* **Your assignment**:
With the line containing "An exoplanet climate" as the start and the line containing "For a solar-resource" as the end, transcribe that span of the entries below exactly, including both.

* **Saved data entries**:
▼▼▼
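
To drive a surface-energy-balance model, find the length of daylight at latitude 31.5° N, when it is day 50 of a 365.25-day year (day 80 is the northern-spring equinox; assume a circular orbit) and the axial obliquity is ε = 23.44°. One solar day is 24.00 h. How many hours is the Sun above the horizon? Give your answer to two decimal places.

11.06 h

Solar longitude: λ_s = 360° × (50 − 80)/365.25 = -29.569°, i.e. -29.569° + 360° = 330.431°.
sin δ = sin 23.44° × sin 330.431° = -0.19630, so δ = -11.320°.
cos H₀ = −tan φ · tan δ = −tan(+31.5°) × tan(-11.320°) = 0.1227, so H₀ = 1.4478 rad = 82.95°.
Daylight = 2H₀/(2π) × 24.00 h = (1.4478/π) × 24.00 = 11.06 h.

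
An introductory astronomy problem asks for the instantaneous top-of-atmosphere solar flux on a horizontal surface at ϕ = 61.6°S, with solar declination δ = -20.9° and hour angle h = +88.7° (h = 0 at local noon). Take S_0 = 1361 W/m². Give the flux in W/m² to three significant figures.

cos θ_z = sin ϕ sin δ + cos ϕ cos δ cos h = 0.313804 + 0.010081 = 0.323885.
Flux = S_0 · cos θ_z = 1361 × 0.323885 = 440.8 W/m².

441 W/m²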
▲▲▲
▼▼▼
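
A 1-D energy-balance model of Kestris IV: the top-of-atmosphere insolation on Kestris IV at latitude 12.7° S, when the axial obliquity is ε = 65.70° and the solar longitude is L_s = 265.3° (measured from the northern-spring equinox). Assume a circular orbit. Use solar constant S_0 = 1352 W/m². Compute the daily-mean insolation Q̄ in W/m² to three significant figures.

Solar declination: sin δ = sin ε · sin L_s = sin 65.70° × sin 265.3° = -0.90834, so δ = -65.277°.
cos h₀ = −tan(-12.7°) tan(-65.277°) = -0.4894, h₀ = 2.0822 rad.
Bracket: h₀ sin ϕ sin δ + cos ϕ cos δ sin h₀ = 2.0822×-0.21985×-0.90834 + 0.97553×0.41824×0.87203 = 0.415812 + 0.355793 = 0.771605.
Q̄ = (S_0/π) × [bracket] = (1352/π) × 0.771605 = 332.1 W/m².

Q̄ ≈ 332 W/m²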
▲▲▲
▼▼▼
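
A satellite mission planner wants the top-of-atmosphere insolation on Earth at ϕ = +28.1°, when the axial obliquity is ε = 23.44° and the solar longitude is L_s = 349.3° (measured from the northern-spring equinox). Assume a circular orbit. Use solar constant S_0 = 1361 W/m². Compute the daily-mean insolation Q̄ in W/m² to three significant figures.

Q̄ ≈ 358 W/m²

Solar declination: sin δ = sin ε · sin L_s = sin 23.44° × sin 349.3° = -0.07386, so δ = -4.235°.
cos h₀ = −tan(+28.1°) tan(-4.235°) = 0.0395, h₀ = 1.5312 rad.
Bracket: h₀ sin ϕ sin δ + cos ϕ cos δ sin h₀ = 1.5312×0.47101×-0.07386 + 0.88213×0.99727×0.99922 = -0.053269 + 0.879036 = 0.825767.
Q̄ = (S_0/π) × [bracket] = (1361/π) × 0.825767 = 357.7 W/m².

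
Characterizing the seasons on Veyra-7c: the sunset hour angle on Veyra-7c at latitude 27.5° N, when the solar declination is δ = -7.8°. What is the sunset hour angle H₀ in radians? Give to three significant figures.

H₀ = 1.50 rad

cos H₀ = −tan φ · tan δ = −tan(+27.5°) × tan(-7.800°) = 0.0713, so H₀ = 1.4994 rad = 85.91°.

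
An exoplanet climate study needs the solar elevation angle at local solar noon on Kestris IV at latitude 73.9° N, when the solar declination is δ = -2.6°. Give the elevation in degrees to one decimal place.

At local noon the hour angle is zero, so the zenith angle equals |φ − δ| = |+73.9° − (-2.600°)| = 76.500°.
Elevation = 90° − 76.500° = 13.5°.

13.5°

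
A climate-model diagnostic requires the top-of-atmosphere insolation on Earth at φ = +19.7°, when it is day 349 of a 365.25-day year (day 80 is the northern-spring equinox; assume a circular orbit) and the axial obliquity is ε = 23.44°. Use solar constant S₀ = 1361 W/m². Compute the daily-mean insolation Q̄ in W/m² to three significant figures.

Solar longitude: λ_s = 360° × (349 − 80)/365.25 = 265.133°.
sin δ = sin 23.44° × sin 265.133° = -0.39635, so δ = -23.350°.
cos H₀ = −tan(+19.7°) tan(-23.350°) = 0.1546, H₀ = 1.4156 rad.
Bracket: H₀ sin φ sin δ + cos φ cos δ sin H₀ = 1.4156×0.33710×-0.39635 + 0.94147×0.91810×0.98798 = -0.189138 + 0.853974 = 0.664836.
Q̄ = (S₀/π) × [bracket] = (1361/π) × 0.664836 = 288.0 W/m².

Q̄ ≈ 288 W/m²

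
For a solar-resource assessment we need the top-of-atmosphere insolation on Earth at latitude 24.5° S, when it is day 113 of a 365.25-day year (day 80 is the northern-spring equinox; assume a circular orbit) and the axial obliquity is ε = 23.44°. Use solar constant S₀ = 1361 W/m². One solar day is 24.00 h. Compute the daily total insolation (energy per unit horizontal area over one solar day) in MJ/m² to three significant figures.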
▲▲▲
* **Response for this exercise**:
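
An exoplanet climate study needs the solar elevation angle at local solar noon on Kestris IV at latitude 73.9° N, when the solar declination is δ = -2.6°. Give the elevation in degrees to one decimal place.

At local noon the hour angle is zero, so the zenith angle equals |φ − δ| = |+73.9° − (-2.600°)| = 76.500°.
Elevation = 90° − 76.500° = 13.5°.

13.5°

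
A climate-model diagnostic requires the top-of-atmosphere insolation on Earth at φ = +19.7°, when it is day 349 of a 365.25-day year (day 80 is the northern-spring equinox; assume a circular orbit) and the axial obliquity is ε = 23.44°. Use solar constant S₀ = 1361 W/m². Compute the daily-mean insolation Q̄ in W/m² to three significant figures.

Solar longitude: λ_s = 360° × (349 − 80)/365.25 = 265.133°.
sin δ = sin 23.44° × sin 265.133° = -0.39635, so δ = -23.350°.
cos H₀ = −tan(+19.7°) tan(-23.350°) = 0.1546, H₀ = 1.4156 rad.
Bracket: H₀ sin φ sin δ + cos φ cos δ sin H₀ = 1.4156×0.33710×-0.39635 + 0.94147×0.91810×0.98798 = -0.189138 + 0.853974 = 0.664836.
Q̄ = (S₀/π) × [bracket] = (1361/π) × 0.664836 = 288.0 W/m².

Q̄ ≈ 288 W/m²

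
For a solar-resource assessment we need the top-of-atmosphere insolation on Earth at latitude 24.5° S, when it is day 113 of a 365.25-day year (day 80 is the northern-spring equinox; assume a circular orbit) and the axial obliquity is ε = 23.44°. Use solar constant S₀ = 1361 W/m². One solar day is 24.00 h. Compute the daily total insolation (energy per unit horizontal area over one solar day) in MJ/m² to three significant figures.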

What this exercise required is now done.